Records to process

BEGIN

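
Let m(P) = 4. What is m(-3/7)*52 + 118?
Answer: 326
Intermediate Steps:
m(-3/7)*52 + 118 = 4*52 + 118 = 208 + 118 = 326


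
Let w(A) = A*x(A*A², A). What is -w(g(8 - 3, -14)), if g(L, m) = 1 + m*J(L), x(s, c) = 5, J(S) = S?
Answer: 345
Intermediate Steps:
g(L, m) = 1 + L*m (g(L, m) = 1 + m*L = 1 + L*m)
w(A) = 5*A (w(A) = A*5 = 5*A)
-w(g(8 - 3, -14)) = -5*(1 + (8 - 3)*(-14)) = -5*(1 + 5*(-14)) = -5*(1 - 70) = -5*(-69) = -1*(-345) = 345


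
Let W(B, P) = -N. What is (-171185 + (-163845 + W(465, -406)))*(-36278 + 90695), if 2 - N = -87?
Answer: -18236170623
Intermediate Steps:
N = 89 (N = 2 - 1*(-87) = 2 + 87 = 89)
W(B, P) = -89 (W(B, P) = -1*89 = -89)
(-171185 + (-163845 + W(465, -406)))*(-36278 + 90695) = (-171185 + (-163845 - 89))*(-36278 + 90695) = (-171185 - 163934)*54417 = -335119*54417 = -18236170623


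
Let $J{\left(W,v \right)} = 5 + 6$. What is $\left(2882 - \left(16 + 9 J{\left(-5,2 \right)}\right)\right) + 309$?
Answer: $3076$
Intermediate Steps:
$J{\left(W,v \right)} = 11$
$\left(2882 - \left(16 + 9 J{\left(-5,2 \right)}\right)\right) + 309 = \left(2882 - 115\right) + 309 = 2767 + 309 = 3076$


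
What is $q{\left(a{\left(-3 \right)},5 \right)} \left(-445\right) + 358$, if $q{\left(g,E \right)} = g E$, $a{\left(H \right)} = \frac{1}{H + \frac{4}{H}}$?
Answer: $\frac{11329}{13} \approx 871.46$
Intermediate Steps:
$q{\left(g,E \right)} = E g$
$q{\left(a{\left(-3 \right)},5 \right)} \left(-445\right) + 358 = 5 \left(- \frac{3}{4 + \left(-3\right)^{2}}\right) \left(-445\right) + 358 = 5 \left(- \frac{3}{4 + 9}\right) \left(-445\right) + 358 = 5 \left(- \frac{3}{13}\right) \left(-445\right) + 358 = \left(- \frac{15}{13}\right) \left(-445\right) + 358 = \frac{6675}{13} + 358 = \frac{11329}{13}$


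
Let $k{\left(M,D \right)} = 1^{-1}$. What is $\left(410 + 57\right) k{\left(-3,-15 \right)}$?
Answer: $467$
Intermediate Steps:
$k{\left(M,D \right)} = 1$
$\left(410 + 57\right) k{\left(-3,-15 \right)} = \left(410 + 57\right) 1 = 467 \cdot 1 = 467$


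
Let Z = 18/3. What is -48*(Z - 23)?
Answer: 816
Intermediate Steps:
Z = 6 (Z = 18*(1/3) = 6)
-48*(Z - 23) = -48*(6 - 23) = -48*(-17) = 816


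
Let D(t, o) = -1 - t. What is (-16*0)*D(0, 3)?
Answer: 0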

END

What the exercise asks
The records above need to be transcribed in full. Keep every character unchanged.

Finished exercise
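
Let m(P) = 4. What is m(-3/7)*52 + 118?
Answer: 326
Intermediate Steps:
m(-3/7)*52 + 118 = 4*52 + 118 = 208 + 118 = 326


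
Let w(A) = A*x(A*A², A). What is -w(g(8 - 3, -14)), if g(L, m) = 1 + m*J(L), x(s, c) = 5, J(S) = S?
Answer: 345
Intermediate Steps:
g(L, m) = 1 + L*m (g(L, m) = 1 + m*L = 1 + L*m)
w(A) = 5*A (w(A) = A*5 = 5*A)
-w(g(8 - 3, -14)) = -5*(1 + (8 - 3)*(-14)) = -5*(1 + 5*(-14)) = -5*(1 - 70) = -5*(-69) = -1*(-345) = 345


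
Let W(B, P) = -N. What is (-171185 + (-163845 + W(465, -406)))*(-36278 + 90695), if 2 - N = -87?
Answer: -18236170623
Intermediate Steps:
N = 89 (N = 2 - 1*(-87) = 2 + 87 = 89)
W(B, P) = -89 (W(B, P) = -1*89 = -89)
(-171185 + (-163845 + W(465, -406)))*(-36278 + 90695) = (-171185 + (-163845 - 89))*(-36278 + 90695) = (-171185 - 163934)*54417 = -335119*54417 = -18236170623


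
Let $J{\left(W,v \right)} = 5 + 6$. What is $\left(2882 - \left(16 + 9 J{\left(-5,2 \right)}\right)\right) + 309$?
Answer: $3076$
Intermediate Steps:
$J{\left(W,v \right)} = 11$
$\left(2882 - \left(16 + 9 J{\left(-5,2 \right)}\right)\right) + 309 = \left(2882 - 115\right) + 309 = 2767 + 309 = 3076$


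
What is $q{\left(a{\left(-3 \right)},5 \right)} \left(-445\right) + 358$, if $q{\left(g,E \right)} = g E$, $a{\left(H \right)} = \frac{1}{H + \frac{4}{H}}$?
Answer: $\frac{11329}{13} \approx 871.46$
Intermediate Steps:
$q{\left(g,E \right)} = E g$
$q{\left(a{\left(-3 \right)},5 \right)} \left(-445\right) + 358 = 5 \left(- \frac{3}{4 + \left(-3\right)^{2}}\right) \left(-445\right) + 358 = 5 \left(- \frac{3}{4 + 9}\right) \left(-445\right) + 358 = 5 \left(- \frac{3}{13}\right) \left(-445\right) + 358 = \left(- \frac{15}{13}\right) \left(-445\right) + 358 = \frac{6675}{13} + 358 = \frac{11329}{13}$


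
Let $k{\left(M,D \right)} = 1^{-1}$. What is $\left(410 + 57\right) k{\left(-3,-15 \right)}$?
Answer: $467$
Intermediate Steps:
$k{\left(M,D \right)} = 1$
$\left(410 + 57\right) k{\left(-3,-15 \right)} = \left(410 + 57\right) 1 = 467 \cdot 1 = 467$


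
Let Z = 18/3. What is -48*(Z - 23)?
Answer: 816
Intermediate Steps:
Z = 6 (Z = 18*(1/3) = 6)
-48*(Z - 23) = -48*(6 - 23) = -48*(-17) = 816


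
Let D(t, o) = -1 - t. What is (-16*0)*D(0, 3)?
Answer: 0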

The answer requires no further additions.